─── Provided information

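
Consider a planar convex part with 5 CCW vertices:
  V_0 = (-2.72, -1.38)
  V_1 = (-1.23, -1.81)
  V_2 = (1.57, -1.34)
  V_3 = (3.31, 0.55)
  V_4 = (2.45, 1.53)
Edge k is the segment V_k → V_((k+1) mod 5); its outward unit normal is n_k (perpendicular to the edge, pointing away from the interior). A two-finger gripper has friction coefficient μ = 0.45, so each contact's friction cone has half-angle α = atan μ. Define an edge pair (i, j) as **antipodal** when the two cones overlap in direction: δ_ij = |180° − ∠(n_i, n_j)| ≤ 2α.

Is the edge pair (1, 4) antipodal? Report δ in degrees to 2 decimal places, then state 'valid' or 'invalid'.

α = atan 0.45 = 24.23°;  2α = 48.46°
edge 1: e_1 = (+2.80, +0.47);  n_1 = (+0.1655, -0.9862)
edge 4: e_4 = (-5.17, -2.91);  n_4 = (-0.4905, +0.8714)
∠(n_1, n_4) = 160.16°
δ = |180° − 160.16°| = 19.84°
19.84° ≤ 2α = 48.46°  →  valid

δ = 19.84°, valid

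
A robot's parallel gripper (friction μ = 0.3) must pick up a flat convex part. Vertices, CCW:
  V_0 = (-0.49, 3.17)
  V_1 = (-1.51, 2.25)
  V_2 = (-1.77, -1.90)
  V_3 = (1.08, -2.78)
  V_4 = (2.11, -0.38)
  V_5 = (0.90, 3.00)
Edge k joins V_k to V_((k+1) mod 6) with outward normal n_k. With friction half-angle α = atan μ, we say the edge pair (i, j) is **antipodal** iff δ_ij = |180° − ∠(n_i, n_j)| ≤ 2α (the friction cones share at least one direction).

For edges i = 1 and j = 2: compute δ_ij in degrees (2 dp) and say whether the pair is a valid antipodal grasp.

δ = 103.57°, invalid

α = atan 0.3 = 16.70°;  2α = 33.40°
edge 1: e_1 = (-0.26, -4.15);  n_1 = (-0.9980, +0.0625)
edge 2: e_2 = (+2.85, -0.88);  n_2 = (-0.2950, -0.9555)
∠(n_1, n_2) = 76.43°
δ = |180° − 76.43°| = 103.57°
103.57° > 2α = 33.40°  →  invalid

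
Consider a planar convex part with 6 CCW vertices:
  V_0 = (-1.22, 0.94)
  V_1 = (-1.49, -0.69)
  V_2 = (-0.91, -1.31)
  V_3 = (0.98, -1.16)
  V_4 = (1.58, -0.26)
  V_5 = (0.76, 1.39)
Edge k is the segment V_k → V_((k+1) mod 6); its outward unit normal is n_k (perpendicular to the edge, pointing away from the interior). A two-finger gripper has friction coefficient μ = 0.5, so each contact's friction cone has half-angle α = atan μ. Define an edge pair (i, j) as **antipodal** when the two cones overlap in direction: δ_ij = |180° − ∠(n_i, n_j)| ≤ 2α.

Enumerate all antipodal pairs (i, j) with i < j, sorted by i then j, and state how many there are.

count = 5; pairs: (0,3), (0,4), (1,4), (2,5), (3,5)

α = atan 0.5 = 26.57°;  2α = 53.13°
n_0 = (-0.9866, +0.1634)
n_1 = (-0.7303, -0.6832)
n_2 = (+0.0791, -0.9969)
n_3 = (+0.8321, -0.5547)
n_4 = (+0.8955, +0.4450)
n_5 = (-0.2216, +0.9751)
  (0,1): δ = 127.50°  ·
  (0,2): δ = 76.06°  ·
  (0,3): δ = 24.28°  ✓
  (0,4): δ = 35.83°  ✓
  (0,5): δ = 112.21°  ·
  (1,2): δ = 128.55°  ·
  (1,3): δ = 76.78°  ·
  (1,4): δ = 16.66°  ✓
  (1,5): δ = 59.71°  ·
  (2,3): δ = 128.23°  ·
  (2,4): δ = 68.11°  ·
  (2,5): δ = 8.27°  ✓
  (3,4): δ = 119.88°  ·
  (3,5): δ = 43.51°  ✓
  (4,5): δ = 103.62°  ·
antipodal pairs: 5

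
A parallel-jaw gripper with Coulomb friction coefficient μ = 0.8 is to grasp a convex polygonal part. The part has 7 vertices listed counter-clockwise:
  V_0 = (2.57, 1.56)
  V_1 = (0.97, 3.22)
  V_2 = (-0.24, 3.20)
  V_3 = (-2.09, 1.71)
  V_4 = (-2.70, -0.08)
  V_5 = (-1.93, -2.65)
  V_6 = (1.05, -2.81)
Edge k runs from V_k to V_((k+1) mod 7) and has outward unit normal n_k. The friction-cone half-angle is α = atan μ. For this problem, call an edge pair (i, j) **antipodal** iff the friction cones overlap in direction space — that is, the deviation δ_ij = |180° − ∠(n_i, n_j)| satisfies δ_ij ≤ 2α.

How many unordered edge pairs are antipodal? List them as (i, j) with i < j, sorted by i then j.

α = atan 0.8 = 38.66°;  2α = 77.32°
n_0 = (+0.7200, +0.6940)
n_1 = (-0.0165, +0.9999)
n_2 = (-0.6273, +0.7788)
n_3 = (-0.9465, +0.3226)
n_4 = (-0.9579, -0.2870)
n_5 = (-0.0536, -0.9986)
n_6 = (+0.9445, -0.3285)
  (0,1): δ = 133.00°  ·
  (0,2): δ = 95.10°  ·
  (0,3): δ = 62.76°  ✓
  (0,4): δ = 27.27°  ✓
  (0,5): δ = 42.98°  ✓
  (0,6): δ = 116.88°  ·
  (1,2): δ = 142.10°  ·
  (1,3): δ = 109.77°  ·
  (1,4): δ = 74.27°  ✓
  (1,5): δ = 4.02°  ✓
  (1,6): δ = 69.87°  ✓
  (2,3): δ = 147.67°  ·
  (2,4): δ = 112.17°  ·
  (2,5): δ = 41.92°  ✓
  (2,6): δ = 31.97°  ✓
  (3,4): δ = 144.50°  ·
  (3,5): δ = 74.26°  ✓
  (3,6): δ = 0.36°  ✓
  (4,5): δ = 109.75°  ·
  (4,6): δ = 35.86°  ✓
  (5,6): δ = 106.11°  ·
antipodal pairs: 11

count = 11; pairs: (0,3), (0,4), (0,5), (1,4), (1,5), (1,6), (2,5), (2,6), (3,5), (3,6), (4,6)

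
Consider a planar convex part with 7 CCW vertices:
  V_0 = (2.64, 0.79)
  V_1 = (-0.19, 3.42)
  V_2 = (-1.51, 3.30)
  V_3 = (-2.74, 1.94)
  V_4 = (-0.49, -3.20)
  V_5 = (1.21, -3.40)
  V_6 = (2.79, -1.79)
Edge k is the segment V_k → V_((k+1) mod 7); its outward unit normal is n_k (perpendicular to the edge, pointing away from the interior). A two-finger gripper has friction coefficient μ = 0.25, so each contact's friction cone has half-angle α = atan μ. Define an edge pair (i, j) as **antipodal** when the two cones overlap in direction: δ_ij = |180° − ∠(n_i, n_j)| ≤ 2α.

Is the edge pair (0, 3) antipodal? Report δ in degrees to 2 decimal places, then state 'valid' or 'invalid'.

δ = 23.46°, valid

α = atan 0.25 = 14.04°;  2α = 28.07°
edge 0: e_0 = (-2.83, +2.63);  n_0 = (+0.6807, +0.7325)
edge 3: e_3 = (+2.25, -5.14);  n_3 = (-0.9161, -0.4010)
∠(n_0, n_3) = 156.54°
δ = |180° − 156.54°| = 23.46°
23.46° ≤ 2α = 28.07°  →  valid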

──────

Find the line containing "Edge k is the segment V_k → V_((k+1) mod 7);" in the data above. Please transcribe it and every line after it, exactly.

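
Edge k is the segment V_k → V_((k+1) mod 7); its outward unit normal is n_k (perpendicular to the edge, pointing away from the interior). A two-finger gripper has friction coefficient μ = 0.25, so each contact's friction cone has half-angle α = atan μ. Define an edge pair (i, j) as **antipodal** when the two cones overlap in direction: δ_ij = |180° − ∠(n_i, n_j)| ≤ 2α.

Is the edge pair (0, 3) antipodal? Report δ in degrees to 2 decimal places, then state 'valid' or 'invalid'.

δ = 23.46°, valid

α = atan 0.25 = 14.04°;  2α = 28.07°
edge 0: e_0 = (-2.83, +2.63);  n_0 = (+0.6807, +0.7325)
edge 3: e_3 = (+2.25, -5.14);  n_3 = (-0.9161, -0.4010)
∠(n_0, n_3) = 156.54°
δ = |180° − 156.54°| = 23.46°
23.46° ≤ 2α = 28.07°  →  valid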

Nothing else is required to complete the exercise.